* [What you are asked to do]:
Lines before the one with "Solve the Thue" are left out; return that line and all that follow it, exactly, through the end of the data.

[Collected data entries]
==================================================
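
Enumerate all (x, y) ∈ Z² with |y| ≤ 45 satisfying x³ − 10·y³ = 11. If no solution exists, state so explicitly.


The equation is x³ - 10y³ = 11. For fixed y, x³ = 10·y³ + 11, so a solution requires the RHS to be a perfect cube.
Strategy: iterate y from -45 to 45, compute RHS = 10·y³ + 11, and check whether it is a (positive or negative) perfect cube.
Check small values of y:
  y = 0: RHS = 11 is not a perfect cube.
  y = 1: RHS = 21 is not a perfect cube.
  y = -1: RHS = 1 = (1)³ ⇒ x = 1 works.
  y = 2: RHS = 91 is not a perfect cube.
  y = -2: RHS = -69 is not a perfect cube.
  y = 3: RHS = 281 is not a perfect cube.
  y = -3: RHS = -259 is not a perfect cube.
Continuing the search up to |y| = 45 finds no further solutions beyond those listed.
Collected solutions: (1, -1).

Solutions (with |y| ≤ 45): (1, -1).


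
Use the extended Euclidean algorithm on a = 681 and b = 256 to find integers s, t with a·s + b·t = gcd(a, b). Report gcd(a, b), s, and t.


Euclidean algorithm on (681, 256) — divide until remainder is 0:
  681 = 2 · 256 + 169
  256 = 1 · 169 + 87
  169 = 1 · 87 + 82
  87 = 1 · 82 + 5
  82 = 16 · 5 + 2
  5 = 2 · 2 + 1
  2 = 2 · 1 + 0
gcd(681, 256) = 1.
Track Bezout coefficients alongside the remainders: start with r₀ = 681 = a·1 + b·0 (s = 1, t = 0) and r₁ = 256 = a·0 + b·1 (s = 0, t = 1); each new remainder r_{k+1} = r_{k-1} − q_k·r_k inherits s_{k+1} = s_{k-1} − q_k·s_k, t_{k+1} = t_{k-1} − q_k·t_k, so r_k = a·s_k + b·t_k at every step:
  q = 2: r = 169, s = 1 − 2·0 = 1, t = 0 − 2·1 = -2  (check: 681·1 + 256·(-2) = 169)
  q = 1: r = 87, s = 0 − 1·1 = -1, t = 1 − 1·(-2) = 3  (check: 681·(-1) + 256·3 = 87)
  q = 1: r = 82, s = 1 − 1·(-1) = 2, t = -2 − 1·3 = -5  (check: 681·2 + 256·(-5) = 82)
  q = 1: r = 5, s = -1 − 1·2 = -3, t = 3 − 1·(-5) = 8  (check: 681·(-3) + 256·8 = 5)
  q = 16: r = 2, s = 2 − 16·(-3) = 50, t = -5 − 16·8 = -133  (check: 681·50 + 256·(-133) = 2)
  q = 2: r = 1, s = -3 − 2·50 = -103, t = 8 − 2·(-133) = 274  (check: 681·(-103) + 256·274 = 1)
The row with r = 1 (the gcd) gives the Bezout coefficients s = -103, t = 274.
Result: 681 · (-103) + 256 · (274) = 1.

gcd(681, 256) = 1; s = -103, t = 274 (check: 681·(-103) + 256·274 = 1).


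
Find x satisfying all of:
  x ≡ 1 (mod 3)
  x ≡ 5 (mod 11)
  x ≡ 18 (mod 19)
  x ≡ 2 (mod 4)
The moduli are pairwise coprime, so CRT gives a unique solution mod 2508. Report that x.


Product of moduli M = 3 · 11 · 19 · 4 = 2508.
Merge one congruence at a time:
  Start: x ≡ 1 (mod 3).
  Combine with x ≡ 5 (mod 11); new modulus lcm = 33.
    Write x = 1 + 3·t and substitute into x ≡ 5 (mod 11): 3·t ≡ 5 − 1 = 4 (mod 11).
    The inverse of 3 mod 11 is 4 (since 3·4 = 12 = 1·11 + 1), so t ≡ 4·4 = 16 ≡ 5 (mod 11).
    Then x = 1 + 3·5 = 16, valid modulo lcm(3, 11) = 33: x ≡ 16 (mod 33).
  Combine with x ≡ 18 (mod 19); new modulus lcm = 627.
    Write x = 16 + 33·t and substitute into x ≡ 18 (mod 19): 33·t ≡ 18 − 16 = 2 (mod 19).
    Reduce coefficients mod 19: 14·t ≡ 2 (mod 19).
    The inverse of 14 mod 19 is 15 (since 14·15 = 210 = 11·19 + 1), so t ≡ 15·2 = 30 ≡ 11 (mod 19).
    Then x = 16 + 33·11 = 379, valid modulo lcm(33, 19) = 627: x ≡ 379 (mod 627).
  Combine with x ≡ 2 (mod 4); new modulus lcm = 2508.
    Write x = 379 + 627·t and substitute into x ≡ 2 (mod 4): 627·t ≡ 2 − 379 = -377 (mod 4).
    Reduce coefficients mod 4: 3·t ≡ 3 (mod 4).
    The inverse of 3 mod 4 is 3 (since 3·3 = 9 = 2·4 + 1), so t ≡ 3·3 = 9 ≡ 1 (mod 4).
    Then x = 379 + 627·1 = 1006, valid modulo lcm(627, 4) = 2508: x ≡ 1006 (mod 2508).
Verify against each original: 1006 mod 3 = 1, 1006 mod 11 = 5, 1006 mod 19 = 18, 1006 mod 4 = 2.

x ≡ 1006 (mod 2508).


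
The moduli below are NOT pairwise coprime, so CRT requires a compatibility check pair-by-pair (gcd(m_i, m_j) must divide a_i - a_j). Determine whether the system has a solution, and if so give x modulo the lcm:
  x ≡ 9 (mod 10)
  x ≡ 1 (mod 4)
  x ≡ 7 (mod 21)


Moduli 10, 4, 21 are not pairwise coprime, so CRT works modulo lcm(m_i) when all pairwise compatibility conditions hold.
Pairwise compatibility: gcd(m_i, m_j) must divide a_i - a_j for every pair.
Merge one congruence at a time:
  Start: x ≡ 9 (mod 10).
  Combine with x ≡ 1 (mod 4): gcd(10, 4) = 2; 1 - 9 = -8, which IS divisible by 2, so compatible.
    Write x = 9 + 10·t and substitute into x ≡ 1 (mod 4): 10·t ≡ 1 − 9 = -8 (mod 4).
    Divide the congruence (and modulus) by g = 2: 5·t ≡ -4 (mod 2).
    Reduce coefficients mod 2: 1·t ≡ 0 (mod 2).
    So t ≡ 0 (mod 2).
    Then x = 9 + 10·0 = 9, valid modulo lcm(10, 4) = 20: x ≡ 9 (mod 20).
  Combine with x ≡ 7 (mod 21): gcd(20, 21) = 1; 7 - 9 = -2, which IS divisible by 1, so compatible.
    Write x = 9 + 20·t and substitute into x ≡ 7 (mod 21): 20·t ≡ 7 − 9 = -2 (mod 21).
    Reduce coefficients mod 21: 20·t ≡ 19 (mod 21).
    The inverse of 20 mod 21 is 20 (since 20·20 = 400 = 19·21 + 1), so t ≡ 20·19 = 380 ≡ 2 (mod 21).
    Then x = 9 + 20·2 = 49, valid modulo lcm(20, 21) = 420: x ≡ 49 (mod 420).
Verify: 49 mod 10 = 9, 49 mod 4 = 1, 49 mod 21 = 7.

x ≡ 49 (mod 420).


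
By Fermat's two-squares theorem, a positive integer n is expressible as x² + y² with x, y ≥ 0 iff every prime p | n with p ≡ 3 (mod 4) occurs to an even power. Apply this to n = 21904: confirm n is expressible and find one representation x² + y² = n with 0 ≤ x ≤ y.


Step 1: Factor n = 21904 = 2^4 · 37^2.
Step 2: Check the mod-4 condition on each prime factor: 2 = 2 (special); 37 ≡ 1 (mod 4), exponent 2.
All primes ≡ 3 (mod 4) appear to even exponent (or don't appear), so by the two-squares theorem n IS expressible as a sum of two squares.
Step 3: Build a representation. Group n = k² · m with k = 4 and m = 37 · 37 = 1369 (a product of primes ≡ 1 (mod 4)); a representation of m scales to one of n via (k·x)² + (k·y)² = k²(x² + y²). Each prime p ≡ 1 (mod 4) is itself a sum of two squares; find a² by testing p − a² for a perfect square:
  37: 37 − 1² = 36 = 6² ⇒ 37 = 1² + 6².
  Combine using the Brahmagupta–Fibonacci identity (a² + b²)(c² + d²) = (ac − bd)² + (ad + bc)² = (ac + bd)² + (ad − bc)²:
  37 · 37 = 1369: from (1² + 6²)(1² + 6²), take (1·1 − 6·6, 1·6 + 6·1) = (1 − 36, 6 + 6) = (-35, 12); dropping signs (only squares matter) gives (35, 12); check 35² + 12² = 1225 + 144 = 1369 ✓.
  Scale by k = 4: (4·35, 4·12) = (140, 48).
Step 4: Order so x ≤ y and verify: 48² + 140² = 2304 + 19600 = 21904 = n. ✓

n = 21904 = 48² + 140² (one valid representation with x ≤ y).


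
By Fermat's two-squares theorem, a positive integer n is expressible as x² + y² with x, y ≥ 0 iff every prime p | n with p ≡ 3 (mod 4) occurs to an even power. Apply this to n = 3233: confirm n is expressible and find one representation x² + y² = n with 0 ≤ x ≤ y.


Step 1: Factor n = 3233 = 53 · 61.
Step 2: Check the mod-4 condition on each prime factor: 53 ≡ 1 (mod 4), exponent 1; 61 ≡ 1 (mod 4), exponent 1.
All primes ≡ 3 (mod 4) appear to even exponent (or don't appear), so by the two-squares theorem n IS expressible as a sum of two squares.
Step 3: Build a representation. Here n = 53 · 61 is a product of primes ≡ 1 (mod 4). Each prime p ≡ 1 (mod 4) is itself a sum of two squares; find a² by testing p − a² for a perfect square:
  53: 53 − 1² = 52, 53 − 2² = 49 = 7² ⇒ 53 = 2² + 7².
  61: 61 − 1² = 60, 61 − 2² = 57, 61 − 3² = 52, 61 − 4² = 45, 61 − 5² = 36 = 6² ⇒ 61 = 5² + 6².
  Combine using the Brahmagupta–Fibonacci identity (a² + b²)(c² + d²) = (ac − bd)² + (ad + bc)² = (ac + bd)² + (ad − bc)²:
  53 · 61 = 3233: from (2² + 7²)(5² + 6²), take (2·5 − 7·6, 2·6 + 7·5) = (10 − 42, 12 + 35) = (-32, 47); dropping signs (only squares matter) gives (32, 47); check 32² + 47² = 1024 + 2209 = 3233 ✓.
Step 4: Order so x ≤ y and verify: 32² + 47² = 1024 + 2209 = 3233 = n. ✓

n = 3233 = 32² + 47² (one valid representation with x ≤ y).


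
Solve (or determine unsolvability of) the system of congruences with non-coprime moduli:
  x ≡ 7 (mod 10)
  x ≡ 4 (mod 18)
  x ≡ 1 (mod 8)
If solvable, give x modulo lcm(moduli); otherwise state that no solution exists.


Moduli 10, 18, 8 are not pairwise coprime, so CRT works modulo lcm(m_i) when all pairwise compatibility conditions hold.
Pairwise compatibility: gcd(m_i, m_j) must divide a_i - a_j for every pair.
Merge one congruence at a time:
  Start: x ≡ 7 (mod 10).
  Combine with x ≡ 4 (mod 18): gcd(10, 18) = 2, and 4 - 7 = -3 is NOT divisible by 2.
    ⇒ system is inconsistent (no integer solution).

No solution (the system is inconsistent).


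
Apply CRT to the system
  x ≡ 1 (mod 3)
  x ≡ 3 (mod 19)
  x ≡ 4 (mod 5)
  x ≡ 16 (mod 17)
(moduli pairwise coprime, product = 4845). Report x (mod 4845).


Product of moduli M = 3 · 19 · 5 · 17 = 4845.
Merge one congruence at a time:
  Start: x ≡ 1 (mod 3).
  Combine with x ≡ 3 (mod 19); new modulus lcm = 57.
    Write x = 1 + 3·t and substitute into x ≡ 3 (mod 19): 3·t ≡ 3 − 1 = 2 (mod 19).
    The inverse of 3 mod 19 is 13 (since 3·13 = 39 = 2·19 + 1), so t ≡ 13·2 = 26 ≡ 7 (mod 19).
    Then x = 1 + 3·7 = 22, valid modulo lcm(3, 19) = 57: x ≡ 22 (mod 57).
  Combine with x ≡ 4 (mod 5); new modulus lcm = 285.
    Write x = 22 + 57·t and substitute into x ≡ 4 (mod 5): 57·t ≡ 4 − 22 = -18 (mod 5).
    Reduce coefficients mod 5: 2·t ≡ 2 (mod 5).
    The inverse of 2 mod 5 is 3 (since 2·3 = 6 = 1·5 + 1), so t ≡ 3·2 = 6 ≡ 1 (mod 5).
    Then x = 22 + 57·1 = 79, valid modulo lcm(57, 5) = 285: x ≡ 79 (mod 285).
  Combine with x ≡ 16 (mod 17); new modulus lcm = 4845.
    Write x = 79 + 285·t and substitute into x ≡ 16 (mod 17): 285·t ≡ 16 − 79 = -63 (mod 17).
    Reduce coefficients mod 17: 13·t ≡ 5 (mod 17).
    The inverse of 13 mod 17 is 4 (since 13·4 = 52 = 3·17 + 1), so t ≡ 4·5 = 20 ≡ 3 (mod 17).
    Then x = 79 + 285·3 = 934, valid modulo lcm(285, 17) = 4845: x ≡ 934 (mod 4845).
Verify against each original: 934 mod 3 = 1, 934 mod 19 = 3, 934 mod 5 = 4, 934 mod 17 = 16.

x ≡ 934 (mod 4845).


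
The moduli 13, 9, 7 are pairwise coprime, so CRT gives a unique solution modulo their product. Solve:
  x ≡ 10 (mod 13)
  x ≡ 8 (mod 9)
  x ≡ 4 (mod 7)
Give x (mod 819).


Moduli 13, 9, 7 are pairwise coprime; by CRT there is a unique solution modulo M = 13 · 9 · 7 = 819.
Solve pairwise, accumulating the modulus:
  Start with x ≡ 10 (mod 13).
  Combine with x ≡ 8 (mod 9): since gcd(13, 9) = 1, we get a unique residue mod 117.
    Write x = 10 + 13·t and substitute into x ≡ 8 (mod 9): 13·t ≡ 8 − 10 = -2 (mod 9).
    Reduce coefficients mod 9: 4·t ≡ 7 (mod 9).
    The inverse of 4 mod 9 is 7 (since 4·7 = 28 = 3·9 + 1), so t ≡ 7·7 = 49 ≡ 4 (mod 9).
    Then x = 10 + 13·4 = 62, valid modulo lcm(13, 9) = 117: x ≡ 62 (mod 117).
  Combine with x ≡ 4 (mod 7): since gcd(117, 7) = 1, we get a unique residue mod 819.
    Write x = 62 + 117·t and substitute into x ≡ 4 (mod 7): 117·t ≡ 4 − 62 = -58 (mod 7).
    Reduce coefficients mod 7: 5·t ≡ 5 (mod 7).
    The inverse of 5 mod 7 is 3 (since 5·3 = 15 = 2·7 + 1), so t ≡ 3·5 = 15 ≡ 1 (mod 7).
    Then x = 62 + 117·1 = 179, valid modulo lcm(117, 7) = 819: x ≡ 179 (mod 819).
Verify: 179 mod 13 = 10 ✓, 179 mod 9 = 8 ✓, 179 mod 7 = 4 ✓.

x ≡ 179 (mod 819).


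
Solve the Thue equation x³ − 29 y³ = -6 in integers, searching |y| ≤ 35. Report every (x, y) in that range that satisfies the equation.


The equation is x³ - 29y³ = -6. For fixed y, x³ = 29·y³ − 6, so a solution requires the RHS to be a perfect cube.
Strategy: iterate y from -35 to 35, compute RHS = 29·y³ − 6, and check whether it is a (positive or negative) perfect cube.
Check small values of y:
  y = 0: RHS = -6 is not a perfect cube.
  y = 1: RHS = 23 is not a perfect cube.
  y = -1: RHS = -35 is not a perfect cube.
  y = 2: RHS = 226 is not a perfect cube.
  y = -2: RHS = -238 is not a perfect cube.
  y = 3: RHS = 777 is not a perfect cube.
  y = -3: RHS = -789 is not a perfect cube.
Continuing the search up to |y| = 35 finds no solutions either.
No (x, y) in the scanned range satisfies the equation.

No integer solutions with |y| ≤ 35.


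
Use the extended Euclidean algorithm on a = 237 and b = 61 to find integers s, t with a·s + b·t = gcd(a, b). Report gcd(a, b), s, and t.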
==================================================
* [Exercise output]:
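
Solve the Thue equation x³ − 29 y³ = -6 in integers, searching |y| ≤ 35. Report every (x, y) in that range that satisfies the equation.


The equation is x³ - 29y³ = -6. For fixed y, x³ = 29·y³ − 6, so a solution requires the RHS to be a perfect cube.
Strategy: iterate y from -35 to 35, compute RHS = 29·y³ − 6, and check whether it is a (positive or negative) perfect cube.
Check small values of y:
  y = 0: RHS = -6 is not a perfect cube.
  y = 1: RHS = 23 is not a perfect cube.
  y = -1: RHS = -35 is not a perfect cube.
  y = 2: RHS = 226 is not a perfect cube.
  y = -2: RHS = -238 is not a perfect cube.
  y = 3: RHS = 777 is not a perfect cube.
  y = -3: RHS = -789 is not a perfect cube.
Continuing the search up to |y| = 35 finds no solutions either.
No (x, y) in the scanned range satisfies the equation.

No integer solutions with |y| ≤ 35.


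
Use the extended Euclidean algorithm on a = 237 and b = 61 to find integers s, t with a·s + b·t = gcd(a, b). Report gcd(a, b), s, and t.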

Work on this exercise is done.